Collected data
* * * *

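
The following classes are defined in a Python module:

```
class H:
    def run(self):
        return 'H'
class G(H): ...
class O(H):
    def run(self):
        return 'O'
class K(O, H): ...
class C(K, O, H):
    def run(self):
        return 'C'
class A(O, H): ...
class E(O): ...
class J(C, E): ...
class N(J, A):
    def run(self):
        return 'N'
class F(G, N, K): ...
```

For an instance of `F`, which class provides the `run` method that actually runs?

N

L[F] = F + merge(L[G], L[N], L[K], [G N K])
  take G:  [G H object] + [N J C K E A O H object] + [K O H object] + [G N K]
  take N:  [H object] + [N J C K E A O H object] + [K O H object] + [N K]
  take J:  [H object] + [J C K E A O H object] + [K O H object] + [K]
  take C:  [H object] + [C K E A O H object] + [K O H object] + [K]
  take K:  [H object] + [K E A O H object] + [K O H object] + [K]
  take E:  [H object] + [E A O H object] + [O H object]
  take A:  [H object] + [A O H object] + [O H object]
  take O:  [H object] + [O H object] + [O H object]
  take H:  [H object] + [H object] + [H object]
  take object:  [object] + [object] + [object]
MRO: F G N J C K E A O H object
run is defined in: C, H, N, O. First along the MRO is N.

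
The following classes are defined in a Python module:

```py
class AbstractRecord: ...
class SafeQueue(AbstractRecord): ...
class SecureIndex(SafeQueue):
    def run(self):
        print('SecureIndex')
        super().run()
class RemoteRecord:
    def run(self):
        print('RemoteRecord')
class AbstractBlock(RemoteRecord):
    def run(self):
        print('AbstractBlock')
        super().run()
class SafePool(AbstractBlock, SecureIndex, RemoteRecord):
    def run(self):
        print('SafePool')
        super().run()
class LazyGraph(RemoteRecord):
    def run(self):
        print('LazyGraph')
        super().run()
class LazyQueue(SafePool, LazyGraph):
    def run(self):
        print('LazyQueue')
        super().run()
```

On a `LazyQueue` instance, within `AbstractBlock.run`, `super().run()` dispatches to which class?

SecureIndex

L[LazyQueue] = LazyQueue + merge(L[SafePool], L[LazyGraph], [SafePool LazyGraph])
  take SafePool:  [SafePool AbstractBlock SecureIndex RemoteRecord SafeQueue AbstractRecord object] + [LazyGraph RemoteRecord object] + [SafePool LazyGraph]
  take AbstractBlock:  [AbstractBlock SecureIndex RemoteRecord SafeQueue AbstractRecord object] + [LazyGraph RemoteRecord object] + [LazyGraph]
  take SecureIndex:  [SecureIndex RemoteRecord SafeQueue AbstractRecord object] + [LazyGraph RemoteRecord object] + [LazyGraph]
  take LazyGraph:  [RemoteRecord SafeQueue AbstractRecord object] + [LazyGraph RemoteRecord object] + [LazyGraph]
  take RemoteRecord:  [RemoteRecord SafeQueue AbstractRecord object] + [RemoteRecord object]
  take SafeQueue:  [SafeQueue AbstractRecord object] + [object]
  take AbstractRecord:  [AbstractRecord object] + [object]
  take object:  [object] + [object]
MRO: LazyQueue SafePool AbstractBlock SecureIndex LazyGraph RemoteRecord SafeQueue AbstractRecord object
super() in AbstractBlock.run on a LazyQueue instance goes to the class after AbstractBlock in LazyQueue's MRO: SecureIndex.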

* * * *

§ **YOUR OBJECTIVE**: Could you retype each record exactly as it appears?

§ **RESPONSE BOX**:
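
The following classes are defined in a Python module:

```
class H:
    def run(self):
        return 'H'
class G(H): ...
class O(H):
    def run(self):
        return 'O'
class K(O, H): ...
class C(K, O, H):
    def run(self):
        return 'C'
class A(O, H): ...
class E(O): ...
class J(C, E): ...
class N(J, A):
    def run(self):
        return 'N'
class F(G, N, K): ...
```

For an instance of `F`, which class provides the `run` method that actually runs?

N

L[F] = F + merge(L[G], L[N], L[K], [G N K])
  take G:  [G H object] + [N J C K E A O H object] + [K O H object] + [G N K]
  take N:  [H object] + [N J C K E A O H object] + [K O H object] + [N K]
  take J:  [H object] + [J C K E A O H object] + [K O H object] + [K]
  take C:  [H object] + [C K E A O H object] + [K O H object] + [K]
  take K:  [H object] + [K E A O H object] + [K O H object] + [K]
  take E:  [H object] + [E A O H object] + [O H object]
  take A:  [H object] + [A O H object] + [O H object]
  take O:  [H object] + [O H object] + [O H object]
  take H:  [H object] + [H object] + [H object]
  take object:  [object] + [object] + [object]
MRO: F G N J C K E A O H object
run is defined in: C, H, N, O. First along the MRO is N.

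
The following classes are defined in a Python module:

```py
class AbstractRecord: ...
class SafeQueue(AbstractRecord): ...
class SecureIndex(SafeQueue):
    def run(self):
        print('SecureIndex')
        super().run()
class RemoteRecord:
    def run(self):
        print('RemoteRecord')
class AbstractBlock(RemoteRecord):
    def run(self):
        print('AbstractBlock')
        super().run()
class SafePool(AbstractBlock, SecureIndex, RemoteRecord):
    def run(self):
        print('SafePool')
        super().run()
class LazyGraph(RemoteRecord):
    def run(self):
        print('LazyGraph')
        super().run()
class LazyQueue(SafePool, LazyGraph):
    def run(self):
        print('LazyQueue')
        super().run()
```

On a `LazyQueue` instance, within `AbstractBlock.run`, `super().run()` dispatches to which class?

SecureIndex

L[LazyQueue] = LazyQueue + merge(L[SafePool], L[LazyGraph], [SafePool LazyGraph])
  take SafePool:  [SafePool AbstractBlock SecureIndex RemoteRecord SafeQueue AbstractRecord object] + [LazyGraph RemoteRecord object] + [SafePool LazyGraph]
  take AbstractBlock:  [AbstractBlock SecureIndex RemoteRecord SafeQueue AbstractRecord object] + [LazyGraph RemoteRecord object] + [LazyGraph]
  take SecureIndex:  [SecureIndex RemoteRecord SafeQueue AbstractRecord object] + [LazyGraph RemoteRecord object] + [LazyGraph]
  take LazyGraph:  [RemoteRecord SafeQueue AbstractRecord object] + [LazyGraph RemoteRecord object] + [LazyGraph]
  take RemoteRecord:  [RemoteRecord SafeQueue AbstractRecord object] + [RemoteRecord object]
  take SafeQueue:  [SafeQueue AbstractRecord object] + [object]
  take AbstractRecord:  [AbstractRecord object] + [object]
  take object:  [object] + [object]
MRO: LazyQueue SafePool AbstractBlock SecureIndex LazyGraph RemoteRecord SafeQueue AbstractRecord object
super() in AbstractBlock.run on a LazyQueue instance goes to the class after AbstractBlock in LazyQueue's MRO: SecureIndex.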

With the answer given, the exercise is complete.